-- Data supplied follows --
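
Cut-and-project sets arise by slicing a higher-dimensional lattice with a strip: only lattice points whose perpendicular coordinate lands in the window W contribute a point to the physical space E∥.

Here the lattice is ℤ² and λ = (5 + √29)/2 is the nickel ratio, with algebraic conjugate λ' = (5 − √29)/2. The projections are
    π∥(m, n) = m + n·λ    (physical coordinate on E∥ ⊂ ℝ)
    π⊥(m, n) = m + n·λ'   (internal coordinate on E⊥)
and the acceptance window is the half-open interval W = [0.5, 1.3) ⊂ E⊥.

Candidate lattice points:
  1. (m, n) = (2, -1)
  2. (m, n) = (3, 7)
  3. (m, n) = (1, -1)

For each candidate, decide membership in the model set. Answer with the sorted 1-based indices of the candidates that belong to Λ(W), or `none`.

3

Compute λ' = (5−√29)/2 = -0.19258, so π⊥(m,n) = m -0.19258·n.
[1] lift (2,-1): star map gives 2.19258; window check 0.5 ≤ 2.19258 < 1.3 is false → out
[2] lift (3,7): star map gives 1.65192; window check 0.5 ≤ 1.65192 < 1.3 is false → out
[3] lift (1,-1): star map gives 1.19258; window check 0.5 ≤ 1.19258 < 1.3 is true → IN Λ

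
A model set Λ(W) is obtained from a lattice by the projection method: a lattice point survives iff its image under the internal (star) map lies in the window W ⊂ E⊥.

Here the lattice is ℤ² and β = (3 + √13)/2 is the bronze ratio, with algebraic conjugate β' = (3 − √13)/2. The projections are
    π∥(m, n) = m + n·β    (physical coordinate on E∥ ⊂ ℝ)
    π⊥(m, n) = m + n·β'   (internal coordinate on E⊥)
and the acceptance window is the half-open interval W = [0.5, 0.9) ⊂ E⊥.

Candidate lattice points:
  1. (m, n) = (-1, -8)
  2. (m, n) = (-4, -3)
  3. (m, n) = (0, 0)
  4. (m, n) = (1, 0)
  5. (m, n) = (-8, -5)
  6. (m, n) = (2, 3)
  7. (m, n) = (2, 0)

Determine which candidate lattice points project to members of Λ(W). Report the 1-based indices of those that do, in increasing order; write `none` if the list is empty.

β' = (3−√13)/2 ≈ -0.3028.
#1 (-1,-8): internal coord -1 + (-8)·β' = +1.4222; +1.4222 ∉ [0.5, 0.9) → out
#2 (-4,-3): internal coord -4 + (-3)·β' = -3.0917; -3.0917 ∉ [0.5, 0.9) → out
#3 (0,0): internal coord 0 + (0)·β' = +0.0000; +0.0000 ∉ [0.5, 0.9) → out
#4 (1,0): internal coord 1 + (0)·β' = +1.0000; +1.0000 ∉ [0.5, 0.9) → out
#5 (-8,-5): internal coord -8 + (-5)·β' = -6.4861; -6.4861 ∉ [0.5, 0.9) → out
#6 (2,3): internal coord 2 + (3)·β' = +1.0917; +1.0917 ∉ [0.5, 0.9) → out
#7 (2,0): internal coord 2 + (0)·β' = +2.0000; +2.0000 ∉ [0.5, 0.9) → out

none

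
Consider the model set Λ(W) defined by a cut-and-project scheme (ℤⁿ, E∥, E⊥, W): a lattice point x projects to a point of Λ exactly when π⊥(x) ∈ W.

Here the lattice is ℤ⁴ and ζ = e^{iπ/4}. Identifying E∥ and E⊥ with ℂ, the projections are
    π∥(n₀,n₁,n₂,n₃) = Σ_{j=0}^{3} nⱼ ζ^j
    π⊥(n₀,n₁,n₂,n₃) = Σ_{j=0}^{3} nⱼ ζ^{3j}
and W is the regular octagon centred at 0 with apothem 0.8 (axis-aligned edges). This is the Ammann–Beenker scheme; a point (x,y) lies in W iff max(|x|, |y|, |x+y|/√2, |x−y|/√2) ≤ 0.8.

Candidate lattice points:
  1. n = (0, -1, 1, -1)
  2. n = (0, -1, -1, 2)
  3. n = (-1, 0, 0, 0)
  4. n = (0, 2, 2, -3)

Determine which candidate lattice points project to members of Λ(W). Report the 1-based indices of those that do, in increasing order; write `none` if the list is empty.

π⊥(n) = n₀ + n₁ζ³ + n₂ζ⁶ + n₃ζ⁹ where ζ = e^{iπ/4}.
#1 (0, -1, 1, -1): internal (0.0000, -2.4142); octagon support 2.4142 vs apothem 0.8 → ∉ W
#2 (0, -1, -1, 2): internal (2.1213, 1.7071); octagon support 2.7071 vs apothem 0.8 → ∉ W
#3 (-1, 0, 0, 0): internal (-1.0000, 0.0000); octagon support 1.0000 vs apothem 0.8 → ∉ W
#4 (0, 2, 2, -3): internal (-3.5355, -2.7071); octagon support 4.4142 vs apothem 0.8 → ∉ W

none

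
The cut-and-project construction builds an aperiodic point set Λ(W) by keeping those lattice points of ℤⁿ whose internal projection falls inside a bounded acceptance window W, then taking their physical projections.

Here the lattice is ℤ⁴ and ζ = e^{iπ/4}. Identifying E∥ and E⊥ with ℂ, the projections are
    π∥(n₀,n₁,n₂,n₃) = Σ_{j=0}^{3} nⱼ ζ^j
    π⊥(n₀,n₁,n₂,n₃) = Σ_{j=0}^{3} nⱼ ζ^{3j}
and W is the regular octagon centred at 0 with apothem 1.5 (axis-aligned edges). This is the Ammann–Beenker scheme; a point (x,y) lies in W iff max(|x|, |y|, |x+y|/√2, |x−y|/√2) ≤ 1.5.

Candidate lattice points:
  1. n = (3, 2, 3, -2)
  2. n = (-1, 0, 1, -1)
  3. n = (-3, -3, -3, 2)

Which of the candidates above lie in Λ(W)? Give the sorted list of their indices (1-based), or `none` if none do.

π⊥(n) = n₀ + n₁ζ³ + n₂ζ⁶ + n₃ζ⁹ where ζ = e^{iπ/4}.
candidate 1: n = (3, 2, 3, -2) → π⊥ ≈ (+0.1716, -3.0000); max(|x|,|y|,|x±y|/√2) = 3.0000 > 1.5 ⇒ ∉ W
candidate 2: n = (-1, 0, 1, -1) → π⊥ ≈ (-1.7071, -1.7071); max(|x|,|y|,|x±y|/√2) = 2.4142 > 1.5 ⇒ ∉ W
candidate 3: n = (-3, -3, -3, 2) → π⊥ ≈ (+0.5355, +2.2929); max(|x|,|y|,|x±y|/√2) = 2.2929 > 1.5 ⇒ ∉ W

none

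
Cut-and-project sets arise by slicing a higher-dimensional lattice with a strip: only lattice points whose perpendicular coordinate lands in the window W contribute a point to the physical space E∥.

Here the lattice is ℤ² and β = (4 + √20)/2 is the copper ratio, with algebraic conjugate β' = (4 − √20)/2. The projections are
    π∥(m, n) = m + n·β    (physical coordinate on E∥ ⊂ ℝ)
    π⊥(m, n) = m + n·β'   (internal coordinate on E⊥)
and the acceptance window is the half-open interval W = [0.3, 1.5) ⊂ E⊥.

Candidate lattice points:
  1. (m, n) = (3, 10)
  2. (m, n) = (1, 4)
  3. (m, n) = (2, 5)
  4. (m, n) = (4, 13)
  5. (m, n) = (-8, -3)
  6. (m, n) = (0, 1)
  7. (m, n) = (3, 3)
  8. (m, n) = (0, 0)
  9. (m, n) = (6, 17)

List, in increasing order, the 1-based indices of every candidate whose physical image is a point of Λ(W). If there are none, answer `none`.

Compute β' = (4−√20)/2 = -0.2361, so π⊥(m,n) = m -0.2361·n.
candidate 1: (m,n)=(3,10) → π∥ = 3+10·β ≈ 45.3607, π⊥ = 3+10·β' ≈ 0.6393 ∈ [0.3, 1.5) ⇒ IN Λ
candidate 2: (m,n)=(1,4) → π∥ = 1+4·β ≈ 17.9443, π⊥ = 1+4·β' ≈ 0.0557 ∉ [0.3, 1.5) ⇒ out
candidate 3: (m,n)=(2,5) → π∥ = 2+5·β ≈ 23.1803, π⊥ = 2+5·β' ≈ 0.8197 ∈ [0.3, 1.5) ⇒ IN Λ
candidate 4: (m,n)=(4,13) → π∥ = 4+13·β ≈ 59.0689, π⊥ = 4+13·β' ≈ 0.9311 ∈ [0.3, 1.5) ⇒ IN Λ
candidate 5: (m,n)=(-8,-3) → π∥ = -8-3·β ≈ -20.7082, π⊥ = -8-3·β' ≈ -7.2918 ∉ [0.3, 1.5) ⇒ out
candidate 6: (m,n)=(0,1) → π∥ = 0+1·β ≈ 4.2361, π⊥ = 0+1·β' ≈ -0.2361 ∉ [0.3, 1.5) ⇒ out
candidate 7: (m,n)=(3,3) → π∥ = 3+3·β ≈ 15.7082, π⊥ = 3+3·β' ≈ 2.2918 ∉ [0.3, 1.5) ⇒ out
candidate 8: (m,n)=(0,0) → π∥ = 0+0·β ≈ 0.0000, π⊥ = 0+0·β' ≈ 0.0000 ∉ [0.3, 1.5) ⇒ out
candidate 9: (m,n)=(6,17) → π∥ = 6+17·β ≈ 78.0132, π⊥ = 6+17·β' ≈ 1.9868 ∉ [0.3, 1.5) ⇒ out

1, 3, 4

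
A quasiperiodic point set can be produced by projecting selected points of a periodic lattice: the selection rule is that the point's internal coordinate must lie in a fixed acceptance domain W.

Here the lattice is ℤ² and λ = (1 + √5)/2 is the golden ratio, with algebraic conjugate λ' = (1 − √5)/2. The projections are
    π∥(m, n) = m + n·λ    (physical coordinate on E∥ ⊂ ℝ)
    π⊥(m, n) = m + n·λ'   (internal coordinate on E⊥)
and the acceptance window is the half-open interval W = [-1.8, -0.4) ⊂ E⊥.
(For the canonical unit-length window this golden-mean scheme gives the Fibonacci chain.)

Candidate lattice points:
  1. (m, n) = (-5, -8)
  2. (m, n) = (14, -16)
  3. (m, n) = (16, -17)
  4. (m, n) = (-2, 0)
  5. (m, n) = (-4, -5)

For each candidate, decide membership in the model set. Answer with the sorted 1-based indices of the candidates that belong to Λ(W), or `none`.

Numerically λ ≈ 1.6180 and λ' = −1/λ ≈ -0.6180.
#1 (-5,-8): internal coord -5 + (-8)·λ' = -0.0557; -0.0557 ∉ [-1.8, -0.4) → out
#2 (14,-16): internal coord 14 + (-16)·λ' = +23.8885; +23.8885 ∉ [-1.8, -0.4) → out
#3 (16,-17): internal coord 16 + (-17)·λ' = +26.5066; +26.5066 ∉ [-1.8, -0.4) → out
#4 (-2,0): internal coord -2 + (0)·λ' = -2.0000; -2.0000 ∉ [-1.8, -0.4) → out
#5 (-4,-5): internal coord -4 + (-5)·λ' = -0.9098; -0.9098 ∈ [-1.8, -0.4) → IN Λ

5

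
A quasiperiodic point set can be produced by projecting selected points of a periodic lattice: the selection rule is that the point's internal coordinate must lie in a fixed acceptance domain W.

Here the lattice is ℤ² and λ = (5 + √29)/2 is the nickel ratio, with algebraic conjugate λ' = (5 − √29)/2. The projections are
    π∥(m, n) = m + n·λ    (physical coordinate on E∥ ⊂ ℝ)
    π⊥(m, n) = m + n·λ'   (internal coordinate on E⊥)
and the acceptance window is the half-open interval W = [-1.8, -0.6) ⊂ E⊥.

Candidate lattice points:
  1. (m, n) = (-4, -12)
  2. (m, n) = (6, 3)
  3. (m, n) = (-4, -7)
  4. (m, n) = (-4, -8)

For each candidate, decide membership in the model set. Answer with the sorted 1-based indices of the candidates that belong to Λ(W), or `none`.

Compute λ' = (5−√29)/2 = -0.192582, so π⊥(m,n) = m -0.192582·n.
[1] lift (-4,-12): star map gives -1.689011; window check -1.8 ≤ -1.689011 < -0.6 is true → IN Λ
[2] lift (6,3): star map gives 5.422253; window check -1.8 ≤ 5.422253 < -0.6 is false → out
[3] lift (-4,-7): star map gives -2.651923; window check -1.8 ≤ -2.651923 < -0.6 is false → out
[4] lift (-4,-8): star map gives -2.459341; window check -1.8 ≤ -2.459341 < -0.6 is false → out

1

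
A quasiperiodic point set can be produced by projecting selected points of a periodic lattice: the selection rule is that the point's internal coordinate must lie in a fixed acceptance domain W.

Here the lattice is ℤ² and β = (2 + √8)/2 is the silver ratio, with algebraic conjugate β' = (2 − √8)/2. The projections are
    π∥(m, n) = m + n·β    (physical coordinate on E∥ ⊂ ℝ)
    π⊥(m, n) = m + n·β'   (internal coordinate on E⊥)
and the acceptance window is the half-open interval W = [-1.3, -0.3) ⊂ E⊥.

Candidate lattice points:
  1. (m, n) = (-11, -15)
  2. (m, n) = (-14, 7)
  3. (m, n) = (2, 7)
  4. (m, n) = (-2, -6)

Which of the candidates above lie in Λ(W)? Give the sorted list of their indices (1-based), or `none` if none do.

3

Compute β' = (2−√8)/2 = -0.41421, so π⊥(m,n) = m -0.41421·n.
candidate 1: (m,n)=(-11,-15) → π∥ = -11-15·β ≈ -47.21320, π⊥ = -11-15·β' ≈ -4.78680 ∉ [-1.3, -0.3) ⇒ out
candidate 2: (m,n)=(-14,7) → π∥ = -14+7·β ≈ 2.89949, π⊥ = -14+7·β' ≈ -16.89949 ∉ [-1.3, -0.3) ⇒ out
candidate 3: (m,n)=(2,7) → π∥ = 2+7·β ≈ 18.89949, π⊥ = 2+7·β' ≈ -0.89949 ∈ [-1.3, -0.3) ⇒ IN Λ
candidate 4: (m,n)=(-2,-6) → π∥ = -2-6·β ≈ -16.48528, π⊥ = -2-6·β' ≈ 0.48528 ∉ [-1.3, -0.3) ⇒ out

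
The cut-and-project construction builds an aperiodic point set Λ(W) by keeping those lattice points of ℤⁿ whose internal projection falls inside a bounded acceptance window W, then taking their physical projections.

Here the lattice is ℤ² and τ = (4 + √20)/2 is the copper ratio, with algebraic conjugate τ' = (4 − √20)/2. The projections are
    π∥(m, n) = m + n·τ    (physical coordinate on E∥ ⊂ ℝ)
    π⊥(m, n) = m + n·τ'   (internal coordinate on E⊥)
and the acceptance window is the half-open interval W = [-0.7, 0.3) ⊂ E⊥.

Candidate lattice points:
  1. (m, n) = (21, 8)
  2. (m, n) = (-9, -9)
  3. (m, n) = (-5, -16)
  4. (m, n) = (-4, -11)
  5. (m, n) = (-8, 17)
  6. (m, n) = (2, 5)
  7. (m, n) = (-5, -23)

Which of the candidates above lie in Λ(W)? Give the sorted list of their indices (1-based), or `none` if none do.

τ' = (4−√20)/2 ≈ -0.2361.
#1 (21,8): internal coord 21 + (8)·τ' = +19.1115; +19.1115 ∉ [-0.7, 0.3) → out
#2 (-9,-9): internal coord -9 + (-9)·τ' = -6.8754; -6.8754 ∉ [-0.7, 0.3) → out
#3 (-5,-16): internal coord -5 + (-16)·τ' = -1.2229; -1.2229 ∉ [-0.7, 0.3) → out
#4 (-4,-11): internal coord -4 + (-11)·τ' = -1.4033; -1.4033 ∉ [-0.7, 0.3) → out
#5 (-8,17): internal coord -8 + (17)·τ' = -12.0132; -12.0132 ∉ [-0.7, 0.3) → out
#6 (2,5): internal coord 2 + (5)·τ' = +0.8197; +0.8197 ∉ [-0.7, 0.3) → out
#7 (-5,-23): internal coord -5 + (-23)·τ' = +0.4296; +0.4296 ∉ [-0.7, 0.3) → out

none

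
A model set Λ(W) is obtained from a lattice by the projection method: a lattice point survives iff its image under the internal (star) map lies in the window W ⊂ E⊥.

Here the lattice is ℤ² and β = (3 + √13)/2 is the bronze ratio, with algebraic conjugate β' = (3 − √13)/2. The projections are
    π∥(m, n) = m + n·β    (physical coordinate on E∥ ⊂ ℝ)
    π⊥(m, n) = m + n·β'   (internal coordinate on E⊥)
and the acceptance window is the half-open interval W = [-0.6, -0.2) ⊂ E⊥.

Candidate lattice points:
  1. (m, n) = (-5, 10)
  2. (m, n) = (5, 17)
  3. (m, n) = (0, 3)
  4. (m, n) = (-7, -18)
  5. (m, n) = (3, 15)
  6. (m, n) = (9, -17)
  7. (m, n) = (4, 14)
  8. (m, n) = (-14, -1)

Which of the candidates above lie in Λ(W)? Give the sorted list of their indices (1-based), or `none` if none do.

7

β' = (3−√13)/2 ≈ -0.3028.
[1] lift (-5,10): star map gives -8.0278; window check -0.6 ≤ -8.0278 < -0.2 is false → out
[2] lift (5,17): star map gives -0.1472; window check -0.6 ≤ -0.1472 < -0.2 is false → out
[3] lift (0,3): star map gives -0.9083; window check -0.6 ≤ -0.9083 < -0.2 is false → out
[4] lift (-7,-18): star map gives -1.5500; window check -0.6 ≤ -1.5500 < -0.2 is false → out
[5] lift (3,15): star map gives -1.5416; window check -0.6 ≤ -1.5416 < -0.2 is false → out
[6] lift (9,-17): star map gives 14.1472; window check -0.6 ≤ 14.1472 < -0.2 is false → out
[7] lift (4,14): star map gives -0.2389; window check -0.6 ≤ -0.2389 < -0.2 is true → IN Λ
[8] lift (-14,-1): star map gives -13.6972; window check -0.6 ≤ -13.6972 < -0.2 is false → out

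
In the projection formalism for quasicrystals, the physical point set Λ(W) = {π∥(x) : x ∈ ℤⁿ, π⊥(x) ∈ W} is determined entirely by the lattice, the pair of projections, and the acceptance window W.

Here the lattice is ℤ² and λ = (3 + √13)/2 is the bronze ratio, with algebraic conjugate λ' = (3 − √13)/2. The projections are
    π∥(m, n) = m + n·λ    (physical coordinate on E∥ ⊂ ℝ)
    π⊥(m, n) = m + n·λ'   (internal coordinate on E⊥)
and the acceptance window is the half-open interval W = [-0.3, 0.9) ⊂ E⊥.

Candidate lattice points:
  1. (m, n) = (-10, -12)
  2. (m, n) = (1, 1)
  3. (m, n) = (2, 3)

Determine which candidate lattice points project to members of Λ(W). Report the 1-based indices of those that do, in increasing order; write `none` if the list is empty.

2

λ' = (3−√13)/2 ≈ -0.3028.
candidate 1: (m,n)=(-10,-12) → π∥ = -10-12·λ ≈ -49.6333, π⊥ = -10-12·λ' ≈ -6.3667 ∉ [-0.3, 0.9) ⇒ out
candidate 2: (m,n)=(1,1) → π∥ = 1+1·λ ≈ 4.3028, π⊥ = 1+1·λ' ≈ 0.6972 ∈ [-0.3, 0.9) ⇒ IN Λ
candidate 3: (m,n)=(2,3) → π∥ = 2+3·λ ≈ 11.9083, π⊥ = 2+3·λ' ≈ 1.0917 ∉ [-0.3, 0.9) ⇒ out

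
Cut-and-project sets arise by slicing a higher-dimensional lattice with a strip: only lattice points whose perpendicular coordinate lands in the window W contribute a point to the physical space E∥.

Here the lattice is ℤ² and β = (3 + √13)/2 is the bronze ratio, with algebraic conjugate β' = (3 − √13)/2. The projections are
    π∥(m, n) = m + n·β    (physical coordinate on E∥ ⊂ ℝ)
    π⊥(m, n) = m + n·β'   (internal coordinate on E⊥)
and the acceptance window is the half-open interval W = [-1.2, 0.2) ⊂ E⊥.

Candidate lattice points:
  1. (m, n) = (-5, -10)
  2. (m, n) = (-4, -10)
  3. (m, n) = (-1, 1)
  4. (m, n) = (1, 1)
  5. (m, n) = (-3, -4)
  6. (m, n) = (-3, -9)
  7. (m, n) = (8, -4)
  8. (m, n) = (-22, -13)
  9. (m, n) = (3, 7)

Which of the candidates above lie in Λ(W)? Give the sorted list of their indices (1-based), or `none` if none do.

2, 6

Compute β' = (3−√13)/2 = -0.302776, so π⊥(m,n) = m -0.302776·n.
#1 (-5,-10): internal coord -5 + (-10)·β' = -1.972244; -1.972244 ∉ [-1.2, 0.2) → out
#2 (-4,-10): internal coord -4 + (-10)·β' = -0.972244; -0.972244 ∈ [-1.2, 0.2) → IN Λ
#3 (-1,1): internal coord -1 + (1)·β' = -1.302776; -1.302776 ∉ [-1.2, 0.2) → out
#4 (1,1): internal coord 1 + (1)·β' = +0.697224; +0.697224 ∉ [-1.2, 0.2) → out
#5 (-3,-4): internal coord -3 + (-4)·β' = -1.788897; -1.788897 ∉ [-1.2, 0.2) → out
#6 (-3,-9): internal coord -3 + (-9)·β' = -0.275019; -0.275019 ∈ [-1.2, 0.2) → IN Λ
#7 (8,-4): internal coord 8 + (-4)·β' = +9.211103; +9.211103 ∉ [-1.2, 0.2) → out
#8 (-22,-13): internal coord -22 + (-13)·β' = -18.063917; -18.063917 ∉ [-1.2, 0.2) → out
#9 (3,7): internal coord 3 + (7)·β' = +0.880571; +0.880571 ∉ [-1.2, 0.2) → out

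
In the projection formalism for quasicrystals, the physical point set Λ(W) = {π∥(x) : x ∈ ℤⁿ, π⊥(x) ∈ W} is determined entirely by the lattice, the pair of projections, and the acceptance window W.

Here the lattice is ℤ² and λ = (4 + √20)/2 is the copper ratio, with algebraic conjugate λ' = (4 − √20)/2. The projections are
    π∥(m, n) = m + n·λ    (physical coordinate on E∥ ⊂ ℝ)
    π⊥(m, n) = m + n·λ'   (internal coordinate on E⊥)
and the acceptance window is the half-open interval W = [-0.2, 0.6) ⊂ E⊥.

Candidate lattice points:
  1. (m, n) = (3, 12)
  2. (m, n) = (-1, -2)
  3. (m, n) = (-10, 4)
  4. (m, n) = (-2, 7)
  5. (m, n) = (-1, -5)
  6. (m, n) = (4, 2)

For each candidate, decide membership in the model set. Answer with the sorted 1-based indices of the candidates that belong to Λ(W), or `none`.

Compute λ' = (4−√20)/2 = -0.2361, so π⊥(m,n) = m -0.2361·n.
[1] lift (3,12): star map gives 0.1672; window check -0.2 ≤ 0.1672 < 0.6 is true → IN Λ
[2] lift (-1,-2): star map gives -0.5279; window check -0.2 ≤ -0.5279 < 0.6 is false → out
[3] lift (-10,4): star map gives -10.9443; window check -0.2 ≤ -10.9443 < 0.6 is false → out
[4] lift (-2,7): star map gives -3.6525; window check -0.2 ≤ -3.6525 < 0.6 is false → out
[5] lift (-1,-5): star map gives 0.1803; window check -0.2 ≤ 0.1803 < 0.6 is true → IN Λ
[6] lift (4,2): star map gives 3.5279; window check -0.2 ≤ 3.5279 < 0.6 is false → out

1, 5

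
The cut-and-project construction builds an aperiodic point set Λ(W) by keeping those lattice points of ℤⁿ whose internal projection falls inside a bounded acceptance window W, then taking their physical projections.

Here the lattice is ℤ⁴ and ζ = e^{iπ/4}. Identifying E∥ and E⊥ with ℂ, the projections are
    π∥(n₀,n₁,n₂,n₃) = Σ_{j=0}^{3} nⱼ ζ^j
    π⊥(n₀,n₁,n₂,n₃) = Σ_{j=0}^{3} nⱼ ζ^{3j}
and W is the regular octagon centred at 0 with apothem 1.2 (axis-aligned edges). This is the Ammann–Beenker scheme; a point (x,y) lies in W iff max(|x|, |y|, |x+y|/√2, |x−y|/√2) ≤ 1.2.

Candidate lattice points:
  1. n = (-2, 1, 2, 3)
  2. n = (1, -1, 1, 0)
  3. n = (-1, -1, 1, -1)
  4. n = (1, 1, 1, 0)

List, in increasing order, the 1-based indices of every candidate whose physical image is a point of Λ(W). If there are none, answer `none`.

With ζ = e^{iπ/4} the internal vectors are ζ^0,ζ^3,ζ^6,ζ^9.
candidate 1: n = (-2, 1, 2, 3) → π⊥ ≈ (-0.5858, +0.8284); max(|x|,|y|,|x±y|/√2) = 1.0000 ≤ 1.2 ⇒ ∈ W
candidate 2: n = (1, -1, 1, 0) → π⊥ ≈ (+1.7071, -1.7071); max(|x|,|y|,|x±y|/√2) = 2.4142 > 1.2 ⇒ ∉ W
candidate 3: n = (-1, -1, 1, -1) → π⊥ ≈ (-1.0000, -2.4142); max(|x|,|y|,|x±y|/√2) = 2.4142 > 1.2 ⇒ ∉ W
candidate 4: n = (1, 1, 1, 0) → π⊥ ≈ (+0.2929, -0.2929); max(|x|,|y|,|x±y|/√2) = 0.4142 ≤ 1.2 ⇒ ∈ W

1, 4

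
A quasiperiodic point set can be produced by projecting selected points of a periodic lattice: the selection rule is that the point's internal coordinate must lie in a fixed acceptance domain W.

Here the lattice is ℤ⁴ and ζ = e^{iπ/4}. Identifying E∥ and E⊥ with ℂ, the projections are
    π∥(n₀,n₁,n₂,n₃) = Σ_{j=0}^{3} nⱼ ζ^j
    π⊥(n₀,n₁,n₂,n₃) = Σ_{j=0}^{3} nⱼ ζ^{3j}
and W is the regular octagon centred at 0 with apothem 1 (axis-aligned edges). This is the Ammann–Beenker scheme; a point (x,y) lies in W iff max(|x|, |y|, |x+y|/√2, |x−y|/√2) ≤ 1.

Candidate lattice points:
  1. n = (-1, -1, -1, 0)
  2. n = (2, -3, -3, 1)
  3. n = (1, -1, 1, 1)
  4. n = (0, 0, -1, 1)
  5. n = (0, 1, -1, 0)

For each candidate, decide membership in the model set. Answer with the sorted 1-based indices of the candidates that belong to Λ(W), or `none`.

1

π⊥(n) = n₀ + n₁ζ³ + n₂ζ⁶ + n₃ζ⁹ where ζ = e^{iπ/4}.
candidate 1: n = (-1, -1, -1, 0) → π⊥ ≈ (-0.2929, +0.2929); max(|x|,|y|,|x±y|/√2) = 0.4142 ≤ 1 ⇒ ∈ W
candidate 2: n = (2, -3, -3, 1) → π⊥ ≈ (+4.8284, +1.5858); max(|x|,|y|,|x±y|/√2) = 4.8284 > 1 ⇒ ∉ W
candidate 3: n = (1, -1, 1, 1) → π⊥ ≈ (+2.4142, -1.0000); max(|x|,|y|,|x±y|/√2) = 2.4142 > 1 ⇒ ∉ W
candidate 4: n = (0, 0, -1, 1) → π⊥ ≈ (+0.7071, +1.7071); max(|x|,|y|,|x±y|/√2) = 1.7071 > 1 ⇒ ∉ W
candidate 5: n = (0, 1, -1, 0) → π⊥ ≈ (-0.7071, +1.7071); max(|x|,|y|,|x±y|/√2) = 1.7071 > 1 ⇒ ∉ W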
-- Data supplied concluded --
Task instructions
For the entries above, say how many lines contain the word "copper", giving the number alone.

Answer to the problem
3